──────── Input data ────────

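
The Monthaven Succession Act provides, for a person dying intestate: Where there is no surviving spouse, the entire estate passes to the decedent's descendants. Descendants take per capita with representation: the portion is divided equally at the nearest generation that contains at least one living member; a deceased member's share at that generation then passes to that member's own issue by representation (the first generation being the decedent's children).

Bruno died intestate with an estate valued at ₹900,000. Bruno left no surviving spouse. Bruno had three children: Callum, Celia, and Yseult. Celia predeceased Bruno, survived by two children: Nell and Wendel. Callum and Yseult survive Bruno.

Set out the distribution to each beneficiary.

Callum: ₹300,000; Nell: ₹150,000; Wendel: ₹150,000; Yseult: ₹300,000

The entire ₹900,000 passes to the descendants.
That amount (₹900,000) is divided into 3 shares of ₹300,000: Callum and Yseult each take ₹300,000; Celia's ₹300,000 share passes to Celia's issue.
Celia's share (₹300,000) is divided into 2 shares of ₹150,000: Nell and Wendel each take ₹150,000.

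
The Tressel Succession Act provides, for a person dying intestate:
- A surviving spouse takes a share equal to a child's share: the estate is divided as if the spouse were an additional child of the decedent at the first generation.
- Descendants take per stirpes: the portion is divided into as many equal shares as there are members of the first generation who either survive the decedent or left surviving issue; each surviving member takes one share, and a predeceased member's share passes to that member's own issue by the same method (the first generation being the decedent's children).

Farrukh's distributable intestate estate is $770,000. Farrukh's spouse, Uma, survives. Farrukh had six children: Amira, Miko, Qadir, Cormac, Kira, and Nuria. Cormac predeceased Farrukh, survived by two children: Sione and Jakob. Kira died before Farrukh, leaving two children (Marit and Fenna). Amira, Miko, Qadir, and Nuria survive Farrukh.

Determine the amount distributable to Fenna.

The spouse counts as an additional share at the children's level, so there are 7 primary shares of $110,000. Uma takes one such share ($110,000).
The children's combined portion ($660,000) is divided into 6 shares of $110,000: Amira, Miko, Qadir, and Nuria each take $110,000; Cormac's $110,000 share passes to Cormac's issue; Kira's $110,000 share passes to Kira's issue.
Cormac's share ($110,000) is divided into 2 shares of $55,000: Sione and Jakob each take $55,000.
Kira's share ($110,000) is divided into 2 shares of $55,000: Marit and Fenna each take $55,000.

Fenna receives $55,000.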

────────
──────── Input data ────────

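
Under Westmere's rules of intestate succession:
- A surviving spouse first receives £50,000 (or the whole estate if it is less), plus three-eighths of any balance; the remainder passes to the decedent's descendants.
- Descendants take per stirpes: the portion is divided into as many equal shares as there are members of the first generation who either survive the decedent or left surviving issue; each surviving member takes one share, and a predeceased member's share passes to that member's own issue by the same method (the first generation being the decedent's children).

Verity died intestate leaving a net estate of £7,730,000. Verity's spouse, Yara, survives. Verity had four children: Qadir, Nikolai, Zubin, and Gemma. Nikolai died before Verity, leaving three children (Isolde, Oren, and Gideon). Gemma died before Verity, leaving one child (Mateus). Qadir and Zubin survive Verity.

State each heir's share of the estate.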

────────
──────── Input data ────────

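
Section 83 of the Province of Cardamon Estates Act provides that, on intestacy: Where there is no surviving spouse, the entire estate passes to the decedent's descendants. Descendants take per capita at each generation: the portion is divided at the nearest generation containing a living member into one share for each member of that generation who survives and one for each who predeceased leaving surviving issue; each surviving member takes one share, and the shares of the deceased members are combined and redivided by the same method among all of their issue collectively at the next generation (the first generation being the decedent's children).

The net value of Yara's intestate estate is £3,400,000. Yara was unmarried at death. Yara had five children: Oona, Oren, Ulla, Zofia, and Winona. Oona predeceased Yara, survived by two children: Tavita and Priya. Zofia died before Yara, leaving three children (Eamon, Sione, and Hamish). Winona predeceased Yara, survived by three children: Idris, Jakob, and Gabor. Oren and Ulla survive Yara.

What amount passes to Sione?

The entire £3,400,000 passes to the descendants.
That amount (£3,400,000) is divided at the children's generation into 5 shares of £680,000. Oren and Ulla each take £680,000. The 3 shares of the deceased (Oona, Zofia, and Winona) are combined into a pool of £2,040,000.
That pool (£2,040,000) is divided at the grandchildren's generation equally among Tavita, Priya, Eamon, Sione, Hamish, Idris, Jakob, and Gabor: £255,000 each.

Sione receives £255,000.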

────────

- _Task requirements_:
Filter the entries above and return only the lines holding "with".

- _Exercise answer_:
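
The Monthaven Succession Act provides, for a person dying intestate: Where there is no surviving spouse, the entire estate passes to the decedent's descendants. Descendants take per capita with representation: the portion is divided equally at the nearest generation that contains at least one living member; a deceased member's share at that generation then passes to that member's own issue by representation (the first generation being the decedent's children).
Bruno died intestate with an estate valued at ₹900,000. Bruno left no surviving spouse. Bruno had three children: Callum, Celia, and Yseult. Celia predeceased Bruno, survived by two children: Nell and Wendel. Callum and Yseult survive Bruno.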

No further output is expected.